* [Data to examine]:

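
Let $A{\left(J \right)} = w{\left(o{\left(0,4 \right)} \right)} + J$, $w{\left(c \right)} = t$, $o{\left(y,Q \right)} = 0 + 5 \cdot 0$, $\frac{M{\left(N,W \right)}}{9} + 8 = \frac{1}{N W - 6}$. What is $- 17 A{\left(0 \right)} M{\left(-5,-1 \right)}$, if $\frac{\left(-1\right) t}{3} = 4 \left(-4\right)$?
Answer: $66096$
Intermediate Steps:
$M{\left(N,W \right)} = -72 + \frac{9}{-6 + N W}$ ($M{\left(N,W \right)} = -72 + \frac{9}{N W - 6} = -72 + \frac{9}{-6 + N W}$)
$o{\left(y,Q \right)} = 0$ ($o{\left(y,Q \right)} = 0 + 0 = 0$)
$t = 48$ ($t = - 3 \cdot 4 \left(-4\right) = \left(-3\right) \left(-16\right) = 48$)
$w{\left(c \right)} = 48$
$A{\left(J \right)} = 48 + J$
$- 17 A{\left(0 \right)} M{\left(-5,-1 \right)} = - 17 \left(48 + 0\right) \frac{9 \left(49 - \left(-40\right) \left(-1\right)\right)}{-6 - -5} = \left(-17\right) 48 \frac{9 \left(49 - 40\right)}{-6 + 5} = - 816 \cdot 9 \frac{1}{-1} \cdot 9 = - 816 \cdot 9 \left(-1\right) 9 = \left(-816\right) \left(-81\right) = 66096$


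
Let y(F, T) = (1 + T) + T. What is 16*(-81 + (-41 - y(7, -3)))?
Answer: -1872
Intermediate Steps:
y(F, T) = 1 + 2*T
16*(-81 + (-41 - y(7, -3))) = 16*(-81 + (-41 - (1 + 2*(-3)))) = 16*(-81 + (-41 - (1 - 6))) = 16*(-81 + (-41 - 1*(-5))) = 16*(-81 + (-41 + 5)) = 16*(-81 - 36) = 16*(-117) = -1872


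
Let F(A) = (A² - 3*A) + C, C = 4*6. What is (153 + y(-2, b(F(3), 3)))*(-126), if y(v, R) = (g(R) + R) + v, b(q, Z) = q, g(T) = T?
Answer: -25074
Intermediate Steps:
C = 24
F(A) = 24 + A² - 3*A (F(A) = (A² - 3*A) + 24 = 24 + A² - 3*A)
y(v, R) = v + 2*R (y(v, R) = (R + R) + v = 2*R + v = v + 2*R)
(153 + y(-2, b(F(3), 3)))*(-126) = (153 + (-2 + 2*(24 + 3² - 3*3)))*(-126) = (153 + (-2 + 2*(24 + 9 - 9)))*(-126) = (153 + (-2 + 2*24))*(-126) = (153 + (-2 + 48))*(-126) = (153 + 46)*(-126) = 199*(-126) = -25074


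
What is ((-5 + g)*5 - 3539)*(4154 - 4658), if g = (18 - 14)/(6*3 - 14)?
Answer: 1793736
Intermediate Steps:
g = 1 (g = 4/(18 - 14) = 4/4 = 4*(1/4) = 1)
((-5 + g)*5 - 3539)*(4154 - 4658) = ((-5 + 1)*5 - 3539)*(4154 - 4658) = (-4*5 - 3539)*(-504) = (-20 - 3539)*(-504) = -3559*(-504) = 1793736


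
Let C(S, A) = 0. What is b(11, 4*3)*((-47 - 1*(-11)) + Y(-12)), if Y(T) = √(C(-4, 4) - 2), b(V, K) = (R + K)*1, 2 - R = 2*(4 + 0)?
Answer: -216 + 6*I*√2 ≈ -216.0 + 8.4853*I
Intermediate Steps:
R = -6 (R = 2 - 2*(4 + 0) = 2 - 2*4 = 2 - 1*8 = 2 - 8 = -6)
b(V, K) = -6 + K (b(V, K) = (-6 + K)*1 = -6 + K)
Y(T) = I*√2 (Y(T) = √(0 - 2) = √(-2) = I*√2)
b(11, 4*3)*((-47 - 1*(-11)) + Y(-12)) = (-6 + 4*3)*((-47 - 1*(-11)) + I*√2) = (-6 + 12)*((-47 + 11) + I*√2) = 6*(-36 + I*√2) = -216 + 6*I*√2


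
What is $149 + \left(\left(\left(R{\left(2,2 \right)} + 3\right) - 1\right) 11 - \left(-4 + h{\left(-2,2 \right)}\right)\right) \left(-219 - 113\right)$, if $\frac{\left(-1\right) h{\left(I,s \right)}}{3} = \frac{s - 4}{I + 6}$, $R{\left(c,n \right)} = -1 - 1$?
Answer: $-681$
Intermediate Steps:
$R{\left(c,n \right)} = -2$
$h{\left(I,s \right)} = - \frac{3 \left(-4 + s\right)}{6 + I}$ ($h{\left(I,s \right)} = - 3 \frac{s - 4}{I + 6} = - 3 \frac{-4 + s}{6 + I} = - \frac{3 \left(-4 + s\right)}{6 + I}$)
$149 + \left(\left(\left(R{\left(2,2 \right)} + 3\right) - 1\right) 11 - \left(-4 + h{\left(-2,2 \right)}\right)\right) \left(-219 - 113\right) = 149 + \left(\left(\left(-2 + 3\right) - 1\right) 11 + \left(4 - \frac{3 \left(4 - 2\right)}{6 - 2}\right)\right) \left(-219 - 113\right) = 149 + \left(\left(1 - 1\right) 11 + \left(4 - \frac{3 \left(4 - 2\right)}{4}\right)\right) \left(-332\right) = 149 + \left(0 \cdot 11 + \left(4 - 3 \cdot \frac{1}{4} \cdot 2\right)\right) \left(-332\right) = 149 + \left(0 + \left(4 - \frac{3}{2}\right)\right) \left(-332\right) = 149 + \left(0 + \frac{5}{2}\right) \left(-332\right) = 149 + \frac{5}{2} \left(-332\right) = 149 - 830 = -681$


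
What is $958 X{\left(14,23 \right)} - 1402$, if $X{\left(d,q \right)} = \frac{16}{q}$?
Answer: $- \frac{16918}{23} \approx -735.57$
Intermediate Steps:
$958 X{\left(14,23 \right)} - 1402 = 958 \cdot \frac{16}{23} - 1402 = \frac{15328}{23} - 1402 = - \frac{16918}{23}$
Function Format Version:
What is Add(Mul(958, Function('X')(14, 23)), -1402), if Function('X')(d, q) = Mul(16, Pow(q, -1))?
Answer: Rational(-16918, 23) ≈ -735.57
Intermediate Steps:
Add(Mul(958, Function('X')(14, 23)), -1402) = Add(Mul(958, Mul(16, Pow(23, -1))), -1402) = Add(Mul(958, Mul(16, Rational(1, 23))), -1402) = Add(Mul(958, Rational(16, 23)), -1402) = Add(Rational(15328, 23), -1402) = Rational(-16918, 23)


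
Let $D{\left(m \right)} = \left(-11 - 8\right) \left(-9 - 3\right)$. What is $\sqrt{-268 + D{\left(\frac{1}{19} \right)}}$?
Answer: $2 i \sqrt{10} \approx 6.3246 i$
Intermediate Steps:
$D{\left(m \right)} = 228$ ($D{\left(m \right)} = \left(-19\right) \left(-12\right) = 228$)
$\sqrt{-268 + D{\left(\frac{1}{19} \right)}} = \sqrt{-268 + 228} = \sqrt{-40} = 2 i \sqrt{10}$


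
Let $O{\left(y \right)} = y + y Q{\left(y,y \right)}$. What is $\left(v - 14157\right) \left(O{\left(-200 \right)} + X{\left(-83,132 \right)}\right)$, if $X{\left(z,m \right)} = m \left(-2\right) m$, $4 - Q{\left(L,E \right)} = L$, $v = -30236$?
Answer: $3367120264$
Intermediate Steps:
$Q{\left(L,E \right)} = 4 - L$
$X{\left(z,m \right)} = - 2 m^{2}$ ($X{\left(z,m \right)} = - 2 m m = - 2 m^{2}$)
$O{\left(y \right)} = y + y \left(4 - y\right)$
$\left(v - 14157\right) \left(O{\left(-200 \right)} + X{\left(-83,132 \right)}\right) = \left(-30236 - 14157\right) \left(- 200 \left(5 - -200\right) - 2 \cdot 132^{2}\right) = - 44393 \left(- 200 \left(5 + 200\right) - 34848\right) = - 44393 \left(\left(-200\right) 205 - 34848\right) = - 44393 \left(-41000 - 34848\right) = \left(-44393\right) \left(-75848\right) = 3367120264$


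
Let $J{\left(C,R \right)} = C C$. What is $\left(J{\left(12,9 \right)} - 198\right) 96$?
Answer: $-5184$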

* [About this task]: Retype, in the same exact form, the lines of the material above from the line holding "Answer: 1793736" through the line holding "Answer: -216 + 6*I*√2 ≈ -216.0 + 8.4853*I".

* [Response]:
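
Answer: 1793736
Intermediate Steps:
g = 1 (g = 4/(18 - 14) = 4/4 = 4*(1/4) = 1)
((-5 + g)*5 - 3539)*(4154 - 4658) = ((-5 + 1)*5 - 3539)*(4154 - 4658) = (-4*5 - 3539)*(-504) = (-20 - 3539)*(-504) = -3559*(-504) = 1793736


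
Let C(S, A) = 0. What is b(11, 4*3)*((-47 - 1*(-11)) + Y(-12)), if Y(T) = √(C(-4, 4) - 2), b(V, K) = (R + K)*1, 2 - R = 2*(4 + 0)?
Answer: -216 + 6*I*√2 ≈ -216.0 + 8.4853*I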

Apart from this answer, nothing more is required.